<<<<
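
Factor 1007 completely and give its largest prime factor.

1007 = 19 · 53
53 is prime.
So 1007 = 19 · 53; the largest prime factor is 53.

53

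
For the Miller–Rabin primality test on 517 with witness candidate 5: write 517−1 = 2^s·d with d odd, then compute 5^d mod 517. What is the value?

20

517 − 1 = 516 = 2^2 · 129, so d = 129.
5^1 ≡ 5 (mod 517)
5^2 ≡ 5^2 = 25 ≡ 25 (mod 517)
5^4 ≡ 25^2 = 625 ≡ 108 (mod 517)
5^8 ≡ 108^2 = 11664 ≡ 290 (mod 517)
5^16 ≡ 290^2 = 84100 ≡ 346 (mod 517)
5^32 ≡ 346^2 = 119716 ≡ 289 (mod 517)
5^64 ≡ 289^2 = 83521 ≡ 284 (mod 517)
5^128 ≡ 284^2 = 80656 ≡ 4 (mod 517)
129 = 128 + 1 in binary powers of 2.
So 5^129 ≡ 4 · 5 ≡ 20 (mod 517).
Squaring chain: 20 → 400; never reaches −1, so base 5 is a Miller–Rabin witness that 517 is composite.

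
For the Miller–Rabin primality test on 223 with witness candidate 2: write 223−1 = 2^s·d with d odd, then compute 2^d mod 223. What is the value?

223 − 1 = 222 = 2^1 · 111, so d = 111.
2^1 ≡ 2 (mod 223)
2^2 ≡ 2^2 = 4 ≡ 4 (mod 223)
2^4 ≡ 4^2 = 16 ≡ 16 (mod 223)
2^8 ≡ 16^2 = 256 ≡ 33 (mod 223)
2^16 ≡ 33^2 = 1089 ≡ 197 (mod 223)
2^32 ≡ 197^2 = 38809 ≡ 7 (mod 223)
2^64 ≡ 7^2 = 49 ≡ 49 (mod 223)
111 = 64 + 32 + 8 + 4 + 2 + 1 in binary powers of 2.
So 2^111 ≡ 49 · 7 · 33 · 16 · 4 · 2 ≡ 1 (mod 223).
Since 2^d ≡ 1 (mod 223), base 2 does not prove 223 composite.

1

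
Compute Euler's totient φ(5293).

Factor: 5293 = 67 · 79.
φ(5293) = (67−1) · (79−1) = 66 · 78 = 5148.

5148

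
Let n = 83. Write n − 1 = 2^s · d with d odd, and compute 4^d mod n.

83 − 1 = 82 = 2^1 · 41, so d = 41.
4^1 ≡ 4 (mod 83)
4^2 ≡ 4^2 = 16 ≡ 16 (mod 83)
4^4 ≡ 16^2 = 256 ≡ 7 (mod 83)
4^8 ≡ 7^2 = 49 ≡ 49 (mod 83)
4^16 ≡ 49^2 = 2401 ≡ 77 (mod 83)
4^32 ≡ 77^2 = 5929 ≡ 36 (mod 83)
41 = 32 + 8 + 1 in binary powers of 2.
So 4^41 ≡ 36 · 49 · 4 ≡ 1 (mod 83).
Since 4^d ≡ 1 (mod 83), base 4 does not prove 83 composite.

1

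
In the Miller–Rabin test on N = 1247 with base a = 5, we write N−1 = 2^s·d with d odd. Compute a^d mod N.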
>>>>
<<<<
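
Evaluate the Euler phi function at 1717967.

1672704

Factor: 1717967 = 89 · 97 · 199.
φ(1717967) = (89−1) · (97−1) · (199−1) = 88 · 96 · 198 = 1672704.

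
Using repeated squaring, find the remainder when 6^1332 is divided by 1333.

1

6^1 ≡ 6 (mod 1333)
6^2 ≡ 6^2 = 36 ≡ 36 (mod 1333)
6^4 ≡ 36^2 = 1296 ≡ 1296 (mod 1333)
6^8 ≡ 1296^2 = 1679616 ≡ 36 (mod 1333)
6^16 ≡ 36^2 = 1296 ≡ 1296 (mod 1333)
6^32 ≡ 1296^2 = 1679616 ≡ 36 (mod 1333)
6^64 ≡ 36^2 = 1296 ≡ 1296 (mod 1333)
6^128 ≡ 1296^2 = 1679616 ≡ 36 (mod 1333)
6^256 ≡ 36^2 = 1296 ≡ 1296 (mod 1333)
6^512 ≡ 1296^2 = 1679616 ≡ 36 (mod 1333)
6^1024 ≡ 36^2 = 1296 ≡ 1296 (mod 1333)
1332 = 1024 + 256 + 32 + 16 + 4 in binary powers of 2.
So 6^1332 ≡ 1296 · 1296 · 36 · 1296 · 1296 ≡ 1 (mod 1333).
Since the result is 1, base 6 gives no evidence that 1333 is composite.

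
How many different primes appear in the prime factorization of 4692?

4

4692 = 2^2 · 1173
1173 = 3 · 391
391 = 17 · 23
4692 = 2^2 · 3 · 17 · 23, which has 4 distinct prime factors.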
>>>>
<<<<
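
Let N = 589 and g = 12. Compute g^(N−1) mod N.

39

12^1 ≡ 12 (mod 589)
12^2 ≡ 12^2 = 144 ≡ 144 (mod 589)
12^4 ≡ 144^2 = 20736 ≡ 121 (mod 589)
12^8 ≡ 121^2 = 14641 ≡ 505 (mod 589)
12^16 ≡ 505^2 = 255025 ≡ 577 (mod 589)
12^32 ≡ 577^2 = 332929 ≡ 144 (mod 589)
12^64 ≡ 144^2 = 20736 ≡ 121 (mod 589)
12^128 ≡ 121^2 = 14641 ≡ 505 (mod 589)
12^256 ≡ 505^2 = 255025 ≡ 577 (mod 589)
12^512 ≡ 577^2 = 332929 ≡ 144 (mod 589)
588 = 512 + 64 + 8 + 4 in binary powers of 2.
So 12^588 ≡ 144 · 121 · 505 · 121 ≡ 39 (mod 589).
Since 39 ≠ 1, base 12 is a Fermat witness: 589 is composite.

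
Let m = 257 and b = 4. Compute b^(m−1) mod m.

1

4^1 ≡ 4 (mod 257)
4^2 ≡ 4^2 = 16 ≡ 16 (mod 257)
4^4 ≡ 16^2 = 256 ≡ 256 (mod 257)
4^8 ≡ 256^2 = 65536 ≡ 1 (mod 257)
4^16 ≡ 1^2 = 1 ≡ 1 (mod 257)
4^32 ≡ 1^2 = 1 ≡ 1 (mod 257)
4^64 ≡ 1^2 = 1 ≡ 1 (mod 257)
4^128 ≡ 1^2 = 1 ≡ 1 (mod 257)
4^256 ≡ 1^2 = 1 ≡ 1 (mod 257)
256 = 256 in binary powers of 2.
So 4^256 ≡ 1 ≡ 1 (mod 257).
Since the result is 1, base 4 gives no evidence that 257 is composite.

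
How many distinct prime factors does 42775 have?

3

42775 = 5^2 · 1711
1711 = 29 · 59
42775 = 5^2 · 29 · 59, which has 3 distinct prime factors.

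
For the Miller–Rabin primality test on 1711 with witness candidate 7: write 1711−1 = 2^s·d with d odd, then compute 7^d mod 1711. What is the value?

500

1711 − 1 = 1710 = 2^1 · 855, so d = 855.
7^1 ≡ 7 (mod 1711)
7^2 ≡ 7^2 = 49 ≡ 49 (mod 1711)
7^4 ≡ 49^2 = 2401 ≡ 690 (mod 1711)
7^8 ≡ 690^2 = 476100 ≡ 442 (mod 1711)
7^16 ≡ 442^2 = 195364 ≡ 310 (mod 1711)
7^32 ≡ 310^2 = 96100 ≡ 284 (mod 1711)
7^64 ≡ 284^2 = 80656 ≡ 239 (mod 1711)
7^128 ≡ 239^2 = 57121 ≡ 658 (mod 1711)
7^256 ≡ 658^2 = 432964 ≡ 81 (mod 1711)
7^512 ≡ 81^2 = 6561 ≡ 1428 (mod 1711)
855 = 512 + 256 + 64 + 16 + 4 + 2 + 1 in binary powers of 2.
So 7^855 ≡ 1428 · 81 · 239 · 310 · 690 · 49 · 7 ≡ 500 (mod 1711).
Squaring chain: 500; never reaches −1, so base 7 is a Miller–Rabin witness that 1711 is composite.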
>>>>
• _TASK_: Write down again, exactly as given, only the lines above that fall from the line with "Factor 1007 completely" to the line with "In the Miller–Rabin", inclusive.

• _SOLUTION TO THE EXERCISE_:
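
Factor 1007 completely and give its largest prime factor.

1007 = 19 · 53
53 is prime.
So 1007 = 19 · 53; the largest prime factor is 53.

53

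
For the Miller–Rabin primality test on 517 with witness candidate 5: write 517−1 = 2^s·d with d odd, then compute 5^d mod 517. What is the value?

20

517 − 1 = 516 = 2^2 · 129, so d = 129.
5^1 ≡ 5 (mod 517)
5^2 ≡ 5^2 = 25 ≡ 25 (mod 517)
5^4 ≡ 25^2 = 625 ≡ 108 (mod 517)
5^8 ≡ 108^2 = 11664 ≡ 290 (mod 517)
5^16 ≡ 290^2 = 84100 ≡ 346 (mod 517)
5^32 ≡ 346^2 = 119716 ≡ 289 (mod 517)
5^64 ≡ 289^2 = 83521 ≡ 284 (mod 517)
5^128 ≡ 284^2 = 80656 ≡ 4 (mod 517)
129 = 128 + 1 in binary powers of 2.
So 5^129 ≡ 4 · 5 ≡ 20 (mod 517).
Squaring chain: 20 → 400; never reaches −1, so base 5 is a Miller–Rabin witness that 517 is composite.

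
For the Miller–Rabin primality test on 223 with witness candidate 2: write 223−1 = 2^s·d with d odd, then compute 2^d mod 223. What is the value?

223 − 1 = 222 = 2^1 · 111, so d = 111.
2^1 ≡ 2 (mod 223)
2^2 ≡ 2^2 = 4 ≡ 4 (mod 223)
2^4 ≡ 4^2 = 16 ≡ 16 (mod 223)
2^8 ≡ 16^2 = 256 ≡ 33 (mod 223)
2^16 ≡ 33^2 = 1089 ≡ 197 (mod 223)
2^32 ≡ 197^2 = 38809 ≡ 7 (mod 223)
2^64 ≡ 7^2 = 49 ≡ 49 (mod 223)
111 = 64 + 32 + 8 + 4 + 2 + 1 in binary powers of 2.
So 2^111 ≡ 49 · 7 · 33 · 16 · 4 · 2 ≡ 1 (mod 223).
Since 2^d ≡ 1 (mod 223), base 2 does not prove 223 composite.

1

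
Compute Euler's totient φ(5293).

Factor: 5293 = 67 · 79.
φ(5293) = (67−1) · (79−1) = 66 · 78 = 5148.

5148

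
Let n = 83. Write n − 1 = 2^s · d with d odd, and compute 4^d mod n.

83 − 1 = 82 = 2^1 · 41, so d = 41.
4^1 ≡ 4 (mod 83)
4^2 ≡ 4^2 = 16 ≡ 16 (mod 83)
4^4 ≡ 16^2 = 256 ≡ 7 (mod 83)
4^8 ≡ 7^2 = 49 ≡ 49 (mod 83)
4^16 ≡ 49^2 = 2401 ≡ 77 (mod 83)
4^32 ≡ 77^2 = 5929 ≡ 36 (mod 83)
41 = 32 + 8 + 1 in binary powers of 2.
So 4^41 ≡ 36 · 49 · 4 ≡ 1 (mod 83).
Since 4^d ≡ 1 (mod 83), base 4 does not prove 83 composite.

1

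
In the Miller–Rabin test on N = 1247 with base a = 5, we write N−1 = 2^s·d with d odd. Compute a^d mod N.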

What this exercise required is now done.